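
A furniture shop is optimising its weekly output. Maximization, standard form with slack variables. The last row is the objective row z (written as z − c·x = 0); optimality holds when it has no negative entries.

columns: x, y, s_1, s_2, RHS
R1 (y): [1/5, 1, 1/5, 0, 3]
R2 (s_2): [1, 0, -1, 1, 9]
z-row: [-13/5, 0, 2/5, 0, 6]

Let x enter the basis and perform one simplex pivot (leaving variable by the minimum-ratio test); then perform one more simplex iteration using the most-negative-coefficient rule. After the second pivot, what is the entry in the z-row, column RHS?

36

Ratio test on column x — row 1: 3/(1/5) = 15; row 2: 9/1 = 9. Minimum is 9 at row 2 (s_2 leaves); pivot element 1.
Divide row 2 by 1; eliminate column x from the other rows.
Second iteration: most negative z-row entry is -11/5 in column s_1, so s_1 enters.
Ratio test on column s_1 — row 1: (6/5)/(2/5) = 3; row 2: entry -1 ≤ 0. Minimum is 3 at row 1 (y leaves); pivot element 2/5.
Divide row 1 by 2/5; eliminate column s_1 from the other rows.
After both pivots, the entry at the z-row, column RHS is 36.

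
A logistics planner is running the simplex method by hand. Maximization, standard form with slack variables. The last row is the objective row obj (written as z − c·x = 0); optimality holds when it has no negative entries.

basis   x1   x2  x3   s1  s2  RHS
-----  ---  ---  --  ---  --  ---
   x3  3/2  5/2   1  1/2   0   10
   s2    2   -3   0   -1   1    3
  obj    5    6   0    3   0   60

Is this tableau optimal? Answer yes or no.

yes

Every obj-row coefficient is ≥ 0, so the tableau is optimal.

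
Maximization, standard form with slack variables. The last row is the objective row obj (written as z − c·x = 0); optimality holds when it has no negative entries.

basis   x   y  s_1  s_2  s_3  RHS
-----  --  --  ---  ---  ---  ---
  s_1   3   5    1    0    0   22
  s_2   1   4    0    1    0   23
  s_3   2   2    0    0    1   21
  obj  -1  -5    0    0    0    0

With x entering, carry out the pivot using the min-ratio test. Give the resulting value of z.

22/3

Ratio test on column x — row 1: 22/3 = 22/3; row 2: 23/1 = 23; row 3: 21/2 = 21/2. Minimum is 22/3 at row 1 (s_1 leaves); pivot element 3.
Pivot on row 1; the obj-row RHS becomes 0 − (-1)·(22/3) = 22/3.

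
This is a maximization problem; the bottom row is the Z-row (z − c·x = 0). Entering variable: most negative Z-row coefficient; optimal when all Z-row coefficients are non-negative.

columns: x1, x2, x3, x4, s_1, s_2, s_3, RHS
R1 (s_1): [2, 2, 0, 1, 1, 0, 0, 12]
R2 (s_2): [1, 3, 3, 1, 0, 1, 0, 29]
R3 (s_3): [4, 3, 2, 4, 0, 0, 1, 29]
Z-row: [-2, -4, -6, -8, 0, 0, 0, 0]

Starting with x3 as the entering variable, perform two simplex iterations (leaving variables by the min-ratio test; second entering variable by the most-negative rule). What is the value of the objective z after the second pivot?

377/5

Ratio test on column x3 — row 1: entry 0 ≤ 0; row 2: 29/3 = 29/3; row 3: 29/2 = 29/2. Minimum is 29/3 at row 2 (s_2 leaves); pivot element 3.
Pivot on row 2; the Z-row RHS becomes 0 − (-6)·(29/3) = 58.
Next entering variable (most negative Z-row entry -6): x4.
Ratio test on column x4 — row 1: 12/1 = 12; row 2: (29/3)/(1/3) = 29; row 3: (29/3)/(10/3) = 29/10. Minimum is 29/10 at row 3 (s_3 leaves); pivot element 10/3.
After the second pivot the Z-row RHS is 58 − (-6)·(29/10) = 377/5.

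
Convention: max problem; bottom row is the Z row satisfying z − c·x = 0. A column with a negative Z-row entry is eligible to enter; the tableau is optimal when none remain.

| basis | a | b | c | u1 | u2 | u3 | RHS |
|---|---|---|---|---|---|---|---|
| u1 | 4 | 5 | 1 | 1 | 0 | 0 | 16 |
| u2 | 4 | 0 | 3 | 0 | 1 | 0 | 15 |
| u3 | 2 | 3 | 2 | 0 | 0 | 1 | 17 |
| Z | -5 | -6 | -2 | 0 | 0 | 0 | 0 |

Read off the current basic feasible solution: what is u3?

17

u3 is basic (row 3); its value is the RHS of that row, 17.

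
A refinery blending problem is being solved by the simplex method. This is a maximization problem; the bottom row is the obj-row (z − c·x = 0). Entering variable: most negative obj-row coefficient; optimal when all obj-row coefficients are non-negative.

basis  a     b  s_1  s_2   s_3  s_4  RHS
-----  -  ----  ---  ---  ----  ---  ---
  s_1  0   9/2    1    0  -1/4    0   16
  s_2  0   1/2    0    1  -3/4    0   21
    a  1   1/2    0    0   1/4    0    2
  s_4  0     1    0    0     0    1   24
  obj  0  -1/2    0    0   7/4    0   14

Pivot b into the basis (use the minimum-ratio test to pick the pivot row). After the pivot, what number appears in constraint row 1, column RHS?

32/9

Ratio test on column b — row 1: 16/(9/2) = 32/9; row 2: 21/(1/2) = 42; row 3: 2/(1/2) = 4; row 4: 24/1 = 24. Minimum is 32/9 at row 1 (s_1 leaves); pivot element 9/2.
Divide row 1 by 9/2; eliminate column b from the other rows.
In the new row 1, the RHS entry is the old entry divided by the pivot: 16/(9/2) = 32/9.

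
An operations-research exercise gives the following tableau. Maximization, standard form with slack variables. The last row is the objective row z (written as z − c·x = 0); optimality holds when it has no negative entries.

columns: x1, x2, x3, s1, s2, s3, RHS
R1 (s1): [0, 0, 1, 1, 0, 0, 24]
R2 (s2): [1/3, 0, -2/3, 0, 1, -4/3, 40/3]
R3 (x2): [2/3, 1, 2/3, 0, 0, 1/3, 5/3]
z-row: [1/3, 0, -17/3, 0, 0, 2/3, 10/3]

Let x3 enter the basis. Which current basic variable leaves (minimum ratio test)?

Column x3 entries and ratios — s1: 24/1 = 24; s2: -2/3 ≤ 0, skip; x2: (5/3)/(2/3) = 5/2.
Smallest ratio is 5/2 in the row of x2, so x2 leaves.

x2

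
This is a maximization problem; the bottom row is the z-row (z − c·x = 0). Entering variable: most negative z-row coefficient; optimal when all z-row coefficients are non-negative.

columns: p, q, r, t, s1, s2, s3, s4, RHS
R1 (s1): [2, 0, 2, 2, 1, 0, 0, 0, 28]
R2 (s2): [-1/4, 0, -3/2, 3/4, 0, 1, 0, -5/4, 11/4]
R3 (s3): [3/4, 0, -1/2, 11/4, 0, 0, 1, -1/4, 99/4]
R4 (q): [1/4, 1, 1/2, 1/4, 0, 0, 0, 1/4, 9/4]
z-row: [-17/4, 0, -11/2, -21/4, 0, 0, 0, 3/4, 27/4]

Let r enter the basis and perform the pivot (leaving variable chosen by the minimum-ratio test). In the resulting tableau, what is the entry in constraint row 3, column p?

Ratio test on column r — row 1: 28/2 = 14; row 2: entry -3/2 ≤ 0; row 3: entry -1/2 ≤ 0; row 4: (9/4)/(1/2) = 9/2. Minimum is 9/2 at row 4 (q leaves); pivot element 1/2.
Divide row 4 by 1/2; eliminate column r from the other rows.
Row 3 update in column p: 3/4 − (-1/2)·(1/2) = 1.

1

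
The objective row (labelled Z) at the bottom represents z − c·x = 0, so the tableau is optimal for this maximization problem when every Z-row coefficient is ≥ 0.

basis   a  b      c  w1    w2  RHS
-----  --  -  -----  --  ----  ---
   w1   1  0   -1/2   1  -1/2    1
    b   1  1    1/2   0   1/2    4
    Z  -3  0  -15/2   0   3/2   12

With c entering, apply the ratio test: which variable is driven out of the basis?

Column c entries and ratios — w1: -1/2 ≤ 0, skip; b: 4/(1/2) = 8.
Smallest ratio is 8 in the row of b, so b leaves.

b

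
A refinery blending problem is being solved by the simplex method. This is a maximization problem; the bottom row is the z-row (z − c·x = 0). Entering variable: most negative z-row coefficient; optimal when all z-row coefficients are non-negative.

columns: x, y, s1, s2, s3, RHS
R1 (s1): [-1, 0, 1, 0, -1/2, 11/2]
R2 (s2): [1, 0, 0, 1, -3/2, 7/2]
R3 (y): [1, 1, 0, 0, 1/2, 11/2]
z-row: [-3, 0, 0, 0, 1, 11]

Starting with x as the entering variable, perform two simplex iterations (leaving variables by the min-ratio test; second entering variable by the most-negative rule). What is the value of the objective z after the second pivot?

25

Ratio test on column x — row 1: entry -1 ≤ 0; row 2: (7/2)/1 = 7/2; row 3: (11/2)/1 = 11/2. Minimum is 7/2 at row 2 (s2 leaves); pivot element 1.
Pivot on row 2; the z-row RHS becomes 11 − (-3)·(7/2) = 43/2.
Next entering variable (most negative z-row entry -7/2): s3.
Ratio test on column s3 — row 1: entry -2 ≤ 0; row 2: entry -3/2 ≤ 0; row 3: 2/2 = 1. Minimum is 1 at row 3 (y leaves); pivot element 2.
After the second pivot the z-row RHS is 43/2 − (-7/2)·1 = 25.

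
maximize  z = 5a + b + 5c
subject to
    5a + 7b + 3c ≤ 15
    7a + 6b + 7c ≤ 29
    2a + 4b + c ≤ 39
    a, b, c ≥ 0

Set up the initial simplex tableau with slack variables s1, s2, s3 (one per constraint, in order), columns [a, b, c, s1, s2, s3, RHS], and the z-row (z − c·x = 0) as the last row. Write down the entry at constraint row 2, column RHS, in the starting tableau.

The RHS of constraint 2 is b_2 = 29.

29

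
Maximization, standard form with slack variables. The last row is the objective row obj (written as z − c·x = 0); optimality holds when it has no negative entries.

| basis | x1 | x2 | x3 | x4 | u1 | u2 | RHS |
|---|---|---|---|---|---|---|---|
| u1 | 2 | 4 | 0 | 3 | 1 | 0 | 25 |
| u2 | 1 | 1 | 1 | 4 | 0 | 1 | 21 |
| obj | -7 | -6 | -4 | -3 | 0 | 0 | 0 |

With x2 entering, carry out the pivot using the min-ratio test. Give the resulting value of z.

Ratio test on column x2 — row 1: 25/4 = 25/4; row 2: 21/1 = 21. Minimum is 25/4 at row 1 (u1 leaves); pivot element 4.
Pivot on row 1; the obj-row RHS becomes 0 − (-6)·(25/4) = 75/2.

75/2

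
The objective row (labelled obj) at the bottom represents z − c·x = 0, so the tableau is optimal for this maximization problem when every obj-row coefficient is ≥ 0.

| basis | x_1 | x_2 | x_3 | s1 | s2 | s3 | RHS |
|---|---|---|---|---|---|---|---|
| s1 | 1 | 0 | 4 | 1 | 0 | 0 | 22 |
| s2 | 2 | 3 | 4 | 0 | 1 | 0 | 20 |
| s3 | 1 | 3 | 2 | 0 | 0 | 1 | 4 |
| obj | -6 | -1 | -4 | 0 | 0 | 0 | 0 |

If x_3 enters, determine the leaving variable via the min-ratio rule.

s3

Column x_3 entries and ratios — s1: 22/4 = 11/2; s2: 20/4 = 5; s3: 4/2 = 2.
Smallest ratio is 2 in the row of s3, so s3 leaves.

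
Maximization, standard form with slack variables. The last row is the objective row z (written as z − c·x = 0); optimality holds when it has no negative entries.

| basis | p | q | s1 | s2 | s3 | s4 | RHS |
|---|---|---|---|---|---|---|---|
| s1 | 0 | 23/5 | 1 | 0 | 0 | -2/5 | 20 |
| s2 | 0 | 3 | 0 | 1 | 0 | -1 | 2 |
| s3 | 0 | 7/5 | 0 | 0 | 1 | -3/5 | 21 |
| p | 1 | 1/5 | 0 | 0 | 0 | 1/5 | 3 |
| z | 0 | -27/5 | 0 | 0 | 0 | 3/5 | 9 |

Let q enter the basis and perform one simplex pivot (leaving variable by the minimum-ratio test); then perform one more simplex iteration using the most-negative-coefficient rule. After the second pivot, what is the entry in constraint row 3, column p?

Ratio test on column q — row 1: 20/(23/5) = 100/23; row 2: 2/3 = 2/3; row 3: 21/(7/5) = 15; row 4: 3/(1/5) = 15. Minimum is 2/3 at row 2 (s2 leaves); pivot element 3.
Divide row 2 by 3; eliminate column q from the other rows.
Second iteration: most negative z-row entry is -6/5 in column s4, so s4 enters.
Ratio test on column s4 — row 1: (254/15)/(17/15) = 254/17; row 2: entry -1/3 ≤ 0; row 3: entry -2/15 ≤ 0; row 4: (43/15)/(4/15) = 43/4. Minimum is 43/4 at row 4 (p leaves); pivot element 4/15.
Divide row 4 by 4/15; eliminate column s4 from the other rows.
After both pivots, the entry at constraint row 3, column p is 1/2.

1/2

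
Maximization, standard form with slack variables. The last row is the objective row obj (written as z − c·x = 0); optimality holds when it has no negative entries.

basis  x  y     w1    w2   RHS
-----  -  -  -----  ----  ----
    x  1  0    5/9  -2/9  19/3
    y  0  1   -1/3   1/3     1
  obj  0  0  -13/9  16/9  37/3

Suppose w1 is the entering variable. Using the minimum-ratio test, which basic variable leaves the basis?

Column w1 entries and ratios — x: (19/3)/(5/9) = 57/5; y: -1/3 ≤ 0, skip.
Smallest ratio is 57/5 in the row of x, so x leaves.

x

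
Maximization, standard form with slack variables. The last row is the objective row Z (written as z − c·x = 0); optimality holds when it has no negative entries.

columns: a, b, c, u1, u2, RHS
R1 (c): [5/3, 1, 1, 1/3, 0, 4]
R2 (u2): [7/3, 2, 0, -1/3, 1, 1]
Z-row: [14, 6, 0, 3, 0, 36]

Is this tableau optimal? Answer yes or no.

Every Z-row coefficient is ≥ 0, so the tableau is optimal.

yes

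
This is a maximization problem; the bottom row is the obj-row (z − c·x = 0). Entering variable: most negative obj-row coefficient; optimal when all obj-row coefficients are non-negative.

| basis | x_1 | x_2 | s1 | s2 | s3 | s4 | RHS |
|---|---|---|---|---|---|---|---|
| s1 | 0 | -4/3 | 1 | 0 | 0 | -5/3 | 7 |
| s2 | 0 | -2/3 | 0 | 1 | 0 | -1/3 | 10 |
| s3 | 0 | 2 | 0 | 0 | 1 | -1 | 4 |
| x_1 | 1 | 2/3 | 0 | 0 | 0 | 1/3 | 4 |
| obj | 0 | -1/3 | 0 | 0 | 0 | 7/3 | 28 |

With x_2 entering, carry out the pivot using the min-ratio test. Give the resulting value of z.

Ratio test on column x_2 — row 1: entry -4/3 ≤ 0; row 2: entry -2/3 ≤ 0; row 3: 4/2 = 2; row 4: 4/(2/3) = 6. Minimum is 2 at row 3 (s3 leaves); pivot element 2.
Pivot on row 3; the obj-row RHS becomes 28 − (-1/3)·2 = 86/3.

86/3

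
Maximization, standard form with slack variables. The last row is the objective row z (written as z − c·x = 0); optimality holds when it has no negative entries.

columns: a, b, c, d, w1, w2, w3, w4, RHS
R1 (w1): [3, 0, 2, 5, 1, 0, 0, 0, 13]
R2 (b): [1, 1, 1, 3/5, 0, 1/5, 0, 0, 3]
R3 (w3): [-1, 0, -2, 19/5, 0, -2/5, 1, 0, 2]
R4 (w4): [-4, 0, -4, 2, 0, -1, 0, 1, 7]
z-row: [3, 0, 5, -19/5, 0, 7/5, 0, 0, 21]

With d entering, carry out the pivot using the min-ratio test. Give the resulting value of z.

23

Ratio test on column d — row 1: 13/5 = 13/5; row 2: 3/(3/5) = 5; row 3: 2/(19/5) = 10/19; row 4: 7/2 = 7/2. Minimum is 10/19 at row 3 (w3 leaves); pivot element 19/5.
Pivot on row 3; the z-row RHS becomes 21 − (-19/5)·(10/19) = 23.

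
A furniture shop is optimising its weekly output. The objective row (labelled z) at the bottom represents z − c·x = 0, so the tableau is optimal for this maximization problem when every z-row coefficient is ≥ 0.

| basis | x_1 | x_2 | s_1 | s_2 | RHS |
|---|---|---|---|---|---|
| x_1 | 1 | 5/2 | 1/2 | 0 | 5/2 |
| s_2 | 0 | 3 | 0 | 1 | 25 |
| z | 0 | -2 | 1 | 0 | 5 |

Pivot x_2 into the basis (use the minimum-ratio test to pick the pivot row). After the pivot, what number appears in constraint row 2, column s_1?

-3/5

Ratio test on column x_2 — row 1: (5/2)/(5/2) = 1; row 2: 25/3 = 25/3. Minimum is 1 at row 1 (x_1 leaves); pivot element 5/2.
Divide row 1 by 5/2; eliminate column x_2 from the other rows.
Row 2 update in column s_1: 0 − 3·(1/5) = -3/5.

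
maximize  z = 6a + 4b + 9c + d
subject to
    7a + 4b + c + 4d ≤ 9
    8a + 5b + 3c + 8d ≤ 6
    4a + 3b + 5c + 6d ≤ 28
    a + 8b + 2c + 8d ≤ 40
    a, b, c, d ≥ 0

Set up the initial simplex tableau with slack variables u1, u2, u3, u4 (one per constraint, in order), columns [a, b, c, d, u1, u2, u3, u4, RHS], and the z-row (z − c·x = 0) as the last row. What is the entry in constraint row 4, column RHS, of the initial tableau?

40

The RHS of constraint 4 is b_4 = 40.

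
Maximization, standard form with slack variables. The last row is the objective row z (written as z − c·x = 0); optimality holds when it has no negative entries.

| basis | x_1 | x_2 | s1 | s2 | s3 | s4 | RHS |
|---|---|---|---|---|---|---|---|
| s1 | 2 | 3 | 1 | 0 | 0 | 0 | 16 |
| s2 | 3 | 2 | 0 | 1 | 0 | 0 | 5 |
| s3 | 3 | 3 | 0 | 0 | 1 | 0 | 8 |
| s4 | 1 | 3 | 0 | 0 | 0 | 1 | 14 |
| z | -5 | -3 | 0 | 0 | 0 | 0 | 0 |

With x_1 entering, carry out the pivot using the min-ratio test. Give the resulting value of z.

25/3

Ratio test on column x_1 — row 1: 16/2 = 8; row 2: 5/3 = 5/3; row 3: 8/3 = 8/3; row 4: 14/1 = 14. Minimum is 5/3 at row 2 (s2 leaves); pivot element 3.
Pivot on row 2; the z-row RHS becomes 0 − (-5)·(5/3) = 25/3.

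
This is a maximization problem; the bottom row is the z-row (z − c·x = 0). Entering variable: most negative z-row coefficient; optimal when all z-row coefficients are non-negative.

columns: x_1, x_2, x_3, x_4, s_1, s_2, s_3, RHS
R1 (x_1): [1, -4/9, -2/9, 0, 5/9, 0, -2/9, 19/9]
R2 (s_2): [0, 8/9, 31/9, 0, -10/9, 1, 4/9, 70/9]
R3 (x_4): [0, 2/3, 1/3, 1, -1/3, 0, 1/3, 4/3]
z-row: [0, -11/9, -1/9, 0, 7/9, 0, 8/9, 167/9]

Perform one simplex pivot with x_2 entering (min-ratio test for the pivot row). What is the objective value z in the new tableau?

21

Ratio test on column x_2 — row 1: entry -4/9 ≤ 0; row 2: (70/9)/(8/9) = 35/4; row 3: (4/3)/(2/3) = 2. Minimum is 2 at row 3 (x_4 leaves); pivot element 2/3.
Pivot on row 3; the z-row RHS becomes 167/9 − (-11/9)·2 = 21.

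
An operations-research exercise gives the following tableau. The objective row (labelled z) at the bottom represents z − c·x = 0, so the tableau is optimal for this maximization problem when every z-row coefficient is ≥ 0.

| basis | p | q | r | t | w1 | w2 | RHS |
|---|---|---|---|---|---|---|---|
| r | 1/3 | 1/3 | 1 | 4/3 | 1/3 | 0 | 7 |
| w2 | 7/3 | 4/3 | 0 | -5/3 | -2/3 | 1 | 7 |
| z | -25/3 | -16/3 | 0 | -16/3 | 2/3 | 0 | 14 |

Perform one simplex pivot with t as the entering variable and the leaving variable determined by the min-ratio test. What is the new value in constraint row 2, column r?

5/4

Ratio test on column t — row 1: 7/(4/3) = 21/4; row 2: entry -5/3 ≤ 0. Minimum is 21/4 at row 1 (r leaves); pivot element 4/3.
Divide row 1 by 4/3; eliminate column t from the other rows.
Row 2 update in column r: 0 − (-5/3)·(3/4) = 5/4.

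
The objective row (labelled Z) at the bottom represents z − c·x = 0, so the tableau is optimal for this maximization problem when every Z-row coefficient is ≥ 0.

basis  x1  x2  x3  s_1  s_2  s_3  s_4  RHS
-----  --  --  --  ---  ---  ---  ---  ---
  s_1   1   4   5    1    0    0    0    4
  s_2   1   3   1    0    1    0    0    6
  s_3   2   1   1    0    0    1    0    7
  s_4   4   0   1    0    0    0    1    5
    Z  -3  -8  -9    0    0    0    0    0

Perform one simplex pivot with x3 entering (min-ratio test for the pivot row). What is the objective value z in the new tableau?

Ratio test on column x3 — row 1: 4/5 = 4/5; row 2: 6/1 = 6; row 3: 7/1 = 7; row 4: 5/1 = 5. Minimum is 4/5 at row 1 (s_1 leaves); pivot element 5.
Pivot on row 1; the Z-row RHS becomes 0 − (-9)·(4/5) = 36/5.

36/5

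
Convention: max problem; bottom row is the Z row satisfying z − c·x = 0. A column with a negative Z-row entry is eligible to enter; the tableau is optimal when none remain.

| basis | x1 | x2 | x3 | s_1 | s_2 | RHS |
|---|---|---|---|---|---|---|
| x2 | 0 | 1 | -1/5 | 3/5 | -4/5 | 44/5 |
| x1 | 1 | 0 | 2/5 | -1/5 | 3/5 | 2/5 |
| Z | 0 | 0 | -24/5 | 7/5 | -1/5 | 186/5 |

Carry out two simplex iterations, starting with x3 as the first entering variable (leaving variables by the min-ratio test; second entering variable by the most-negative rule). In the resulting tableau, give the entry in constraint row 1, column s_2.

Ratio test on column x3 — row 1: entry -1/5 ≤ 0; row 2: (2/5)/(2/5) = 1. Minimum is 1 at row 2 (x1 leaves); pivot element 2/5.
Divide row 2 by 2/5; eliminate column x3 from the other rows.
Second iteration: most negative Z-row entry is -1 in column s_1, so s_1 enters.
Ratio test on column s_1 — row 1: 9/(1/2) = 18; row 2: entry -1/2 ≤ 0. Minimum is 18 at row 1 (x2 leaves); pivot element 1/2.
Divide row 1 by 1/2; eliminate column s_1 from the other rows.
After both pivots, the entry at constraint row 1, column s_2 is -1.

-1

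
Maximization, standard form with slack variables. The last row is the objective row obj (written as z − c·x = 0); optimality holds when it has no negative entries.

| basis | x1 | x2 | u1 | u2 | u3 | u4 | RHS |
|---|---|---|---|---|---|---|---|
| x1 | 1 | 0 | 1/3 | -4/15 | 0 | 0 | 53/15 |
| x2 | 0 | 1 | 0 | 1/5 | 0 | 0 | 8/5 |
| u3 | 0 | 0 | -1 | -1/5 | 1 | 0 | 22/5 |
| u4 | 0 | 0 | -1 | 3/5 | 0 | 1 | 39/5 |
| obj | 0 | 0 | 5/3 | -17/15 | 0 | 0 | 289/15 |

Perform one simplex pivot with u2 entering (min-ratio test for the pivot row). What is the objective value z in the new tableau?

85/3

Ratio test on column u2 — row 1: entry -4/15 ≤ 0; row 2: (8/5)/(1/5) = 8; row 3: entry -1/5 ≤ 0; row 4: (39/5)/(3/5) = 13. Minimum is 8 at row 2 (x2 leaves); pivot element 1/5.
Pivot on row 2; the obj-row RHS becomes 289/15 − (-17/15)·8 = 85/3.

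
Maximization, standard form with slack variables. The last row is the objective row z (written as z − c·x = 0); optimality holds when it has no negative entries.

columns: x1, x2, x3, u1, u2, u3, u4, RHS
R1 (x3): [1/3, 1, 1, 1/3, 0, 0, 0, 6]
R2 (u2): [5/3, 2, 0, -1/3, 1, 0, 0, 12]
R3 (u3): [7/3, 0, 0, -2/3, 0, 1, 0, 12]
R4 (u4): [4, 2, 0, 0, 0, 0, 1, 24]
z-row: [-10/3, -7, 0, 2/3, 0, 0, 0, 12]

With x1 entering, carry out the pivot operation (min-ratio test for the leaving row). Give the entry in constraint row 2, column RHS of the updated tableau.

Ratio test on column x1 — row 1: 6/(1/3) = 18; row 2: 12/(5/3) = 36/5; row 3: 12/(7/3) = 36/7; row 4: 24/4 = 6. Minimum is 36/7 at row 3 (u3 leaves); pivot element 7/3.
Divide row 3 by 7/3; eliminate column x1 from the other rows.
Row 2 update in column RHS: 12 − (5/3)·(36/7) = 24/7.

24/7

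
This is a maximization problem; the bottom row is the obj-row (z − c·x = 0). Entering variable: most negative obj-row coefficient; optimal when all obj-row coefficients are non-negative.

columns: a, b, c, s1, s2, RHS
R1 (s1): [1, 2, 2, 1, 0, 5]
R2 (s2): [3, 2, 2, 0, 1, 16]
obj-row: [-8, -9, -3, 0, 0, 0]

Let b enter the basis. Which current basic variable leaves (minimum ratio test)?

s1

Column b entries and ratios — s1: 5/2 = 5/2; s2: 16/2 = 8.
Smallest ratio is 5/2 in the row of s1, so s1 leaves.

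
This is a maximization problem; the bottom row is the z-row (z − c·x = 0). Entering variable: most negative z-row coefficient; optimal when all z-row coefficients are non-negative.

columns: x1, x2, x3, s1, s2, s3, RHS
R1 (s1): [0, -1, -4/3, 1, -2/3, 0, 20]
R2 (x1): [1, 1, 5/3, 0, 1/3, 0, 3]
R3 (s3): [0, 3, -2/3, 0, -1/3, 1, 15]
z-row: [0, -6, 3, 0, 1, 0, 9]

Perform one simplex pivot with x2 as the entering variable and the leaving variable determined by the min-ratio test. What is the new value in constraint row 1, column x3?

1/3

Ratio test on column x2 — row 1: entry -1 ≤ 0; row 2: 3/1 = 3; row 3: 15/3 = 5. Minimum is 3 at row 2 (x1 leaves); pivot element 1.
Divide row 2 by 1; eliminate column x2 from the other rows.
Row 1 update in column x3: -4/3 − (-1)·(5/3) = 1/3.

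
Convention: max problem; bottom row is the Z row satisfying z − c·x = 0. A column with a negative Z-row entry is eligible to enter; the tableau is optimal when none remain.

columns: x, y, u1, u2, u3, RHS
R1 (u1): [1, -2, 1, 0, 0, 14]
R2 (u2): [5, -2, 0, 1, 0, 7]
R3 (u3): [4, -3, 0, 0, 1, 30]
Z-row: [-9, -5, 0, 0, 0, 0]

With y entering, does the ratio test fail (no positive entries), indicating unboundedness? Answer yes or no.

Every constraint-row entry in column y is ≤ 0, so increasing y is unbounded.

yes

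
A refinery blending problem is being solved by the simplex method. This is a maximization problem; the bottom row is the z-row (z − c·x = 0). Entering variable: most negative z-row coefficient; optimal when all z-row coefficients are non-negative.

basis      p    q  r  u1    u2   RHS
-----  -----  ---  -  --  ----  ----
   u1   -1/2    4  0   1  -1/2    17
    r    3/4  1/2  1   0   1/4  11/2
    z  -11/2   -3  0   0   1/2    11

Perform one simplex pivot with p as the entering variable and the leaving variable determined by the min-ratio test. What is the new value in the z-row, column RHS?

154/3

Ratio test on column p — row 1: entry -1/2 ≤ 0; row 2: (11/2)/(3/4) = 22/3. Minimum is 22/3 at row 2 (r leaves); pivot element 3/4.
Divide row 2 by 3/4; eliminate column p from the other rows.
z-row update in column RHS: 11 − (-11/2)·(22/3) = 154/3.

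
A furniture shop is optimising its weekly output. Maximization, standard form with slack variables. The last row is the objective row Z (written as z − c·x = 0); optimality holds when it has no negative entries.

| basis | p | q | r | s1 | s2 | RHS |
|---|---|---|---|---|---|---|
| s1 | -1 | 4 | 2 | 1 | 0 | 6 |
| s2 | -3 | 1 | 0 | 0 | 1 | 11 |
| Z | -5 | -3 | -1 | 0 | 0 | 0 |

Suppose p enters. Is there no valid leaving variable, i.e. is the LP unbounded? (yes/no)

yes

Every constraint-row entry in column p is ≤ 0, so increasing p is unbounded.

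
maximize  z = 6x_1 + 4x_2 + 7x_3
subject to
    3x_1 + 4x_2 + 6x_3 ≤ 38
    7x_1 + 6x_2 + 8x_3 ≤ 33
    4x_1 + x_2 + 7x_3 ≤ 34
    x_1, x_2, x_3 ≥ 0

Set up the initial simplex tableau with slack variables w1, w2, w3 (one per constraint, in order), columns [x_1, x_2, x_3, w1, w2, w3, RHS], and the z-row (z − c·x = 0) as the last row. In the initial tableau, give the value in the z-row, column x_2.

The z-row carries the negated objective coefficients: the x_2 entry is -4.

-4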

════

Problem statement – A word-for-word copy of the lines above from the one with "With c entering, apply" through the one with "z-row: [-3, 0, 0, 0, 1, 11]", inclusive, is the only output wanted.

Response area –
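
With c entering, apply the ratio test: which variable is driven out of the basis?

Column c entries and ratios — w1: -1/2 ≤ 0, skip; b: 4/(1/2) = 8.
Smallest ratio is 8 in the row of b, so b leaves.

b

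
A refinery blending problem is being solved by the simplex method. This is a maximization problem; the bottom row is the z-row (z − c·x = 0). Entering variable: most negative z-row coefficient; optimal when all z-row coefficients are non-negative.

columns: x, y, s1, s2, s3, RHS
R1 (s1): [-1, 0, 1, 0, -1/2, 11/2]
R2 (s2): [1, 0, 0, 1, -3/2, 7/2]
R3 (y): [1, 1, 0, 0, 1/2, 11/2]
z-row: [-3, 0, 0, 0, 1, 11]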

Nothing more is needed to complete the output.